Requirement: In the reply, include exactly the lines of the entries below from the first to the line with "- Orozco: profit-interest units 4", that line included.

***** Provided records

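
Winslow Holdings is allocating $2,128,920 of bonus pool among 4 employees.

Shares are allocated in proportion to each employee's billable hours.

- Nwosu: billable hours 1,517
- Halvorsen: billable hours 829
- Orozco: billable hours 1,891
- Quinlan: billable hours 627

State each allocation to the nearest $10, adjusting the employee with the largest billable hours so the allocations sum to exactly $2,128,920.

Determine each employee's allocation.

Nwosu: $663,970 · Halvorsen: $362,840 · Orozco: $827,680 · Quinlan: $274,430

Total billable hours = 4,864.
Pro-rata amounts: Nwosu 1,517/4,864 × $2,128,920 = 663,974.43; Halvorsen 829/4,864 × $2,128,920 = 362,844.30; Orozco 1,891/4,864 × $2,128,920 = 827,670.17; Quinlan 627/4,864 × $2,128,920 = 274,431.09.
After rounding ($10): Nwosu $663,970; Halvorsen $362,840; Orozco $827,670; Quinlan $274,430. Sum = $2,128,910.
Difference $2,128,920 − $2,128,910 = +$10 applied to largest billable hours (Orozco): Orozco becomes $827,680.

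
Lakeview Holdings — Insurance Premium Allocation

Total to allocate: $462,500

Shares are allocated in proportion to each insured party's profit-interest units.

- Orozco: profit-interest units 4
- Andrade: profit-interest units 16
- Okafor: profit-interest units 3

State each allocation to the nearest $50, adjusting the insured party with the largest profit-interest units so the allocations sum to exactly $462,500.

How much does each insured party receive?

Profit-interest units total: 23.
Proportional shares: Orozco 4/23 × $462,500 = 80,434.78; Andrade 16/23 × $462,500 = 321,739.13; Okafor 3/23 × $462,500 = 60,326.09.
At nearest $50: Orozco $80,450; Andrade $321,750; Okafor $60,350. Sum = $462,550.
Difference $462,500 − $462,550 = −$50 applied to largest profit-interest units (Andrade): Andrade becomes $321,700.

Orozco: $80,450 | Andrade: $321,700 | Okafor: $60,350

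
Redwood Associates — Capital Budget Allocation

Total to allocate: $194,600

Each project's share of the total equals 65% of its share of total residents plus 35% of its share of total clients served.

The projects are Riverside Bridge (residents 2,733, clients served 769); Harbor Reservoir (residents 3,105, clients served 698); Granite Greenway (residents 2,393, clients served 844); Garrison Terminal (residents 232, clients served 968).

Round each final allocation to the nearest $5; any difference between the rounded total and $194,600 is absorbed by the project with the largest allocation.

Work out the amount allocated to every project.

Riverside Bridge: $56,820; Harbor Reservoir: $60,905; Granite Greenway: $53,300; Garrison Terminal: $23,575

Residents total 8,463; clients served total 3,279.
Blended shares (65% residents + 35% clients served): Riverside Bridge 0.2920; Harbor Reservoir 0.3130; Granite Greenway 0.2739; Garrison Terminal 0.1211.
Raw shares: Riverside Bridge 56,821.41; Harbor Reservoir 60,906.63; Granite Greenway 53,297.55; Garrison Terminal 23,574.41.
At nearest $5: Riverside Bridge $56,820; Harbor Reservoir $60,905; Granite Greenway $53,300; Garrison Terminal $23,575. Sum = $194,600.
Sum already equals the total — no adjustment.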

**********

Completed exercise:
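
Winslow Holdings is allocating $2,128,920 of bonus pool among 4 employees.

Shares are allocated in proportion to each employee's billable hours.

- Nwosu: billable hours 1,517
- Halvorsen: billable hours 829
- Orozco: billable hours 1,891
- Quinlan: billable hours 627

State each allocation to the nearest $10, adjusting the employee with the largest billable hours so the allocations sum to exactly $2,128,920.

Determine each employee's allocation.

Nwosu: $663,970 · Halvorsen: $362,840 · Orozco: $827,680 · Quinlan: $274,430

Total billable hours = 4,864.
Pro-rata amounts: Nwosu 1,517/4,864 × $2,128,920 = 663,974.43; Halvorsen 829/4,864 × $2,128,920 = 362,844.30; Orozco 1,891/4,864 × $2,128,920 = 827,670.17; Quinlan 627/4,864 × $2,128,920 = 274,431.09.
After rounding ($10): Nwosu $663,970; Halvorsen $362,840; Orozco $827,670; Quinlan $274,430. Sum = $2,128,910.
Difference $2,128,920 − $2,128,910 = +$10 applied to largest billable hours (Orozco): Orozco becomes $827,680.

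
Lakeview Holdings — Insurance Premium Allocation

Total to allocate: $462,500

Shares are allocated in proportion to each insured party's profit-interest units.

- Orozco: profit-interest units 4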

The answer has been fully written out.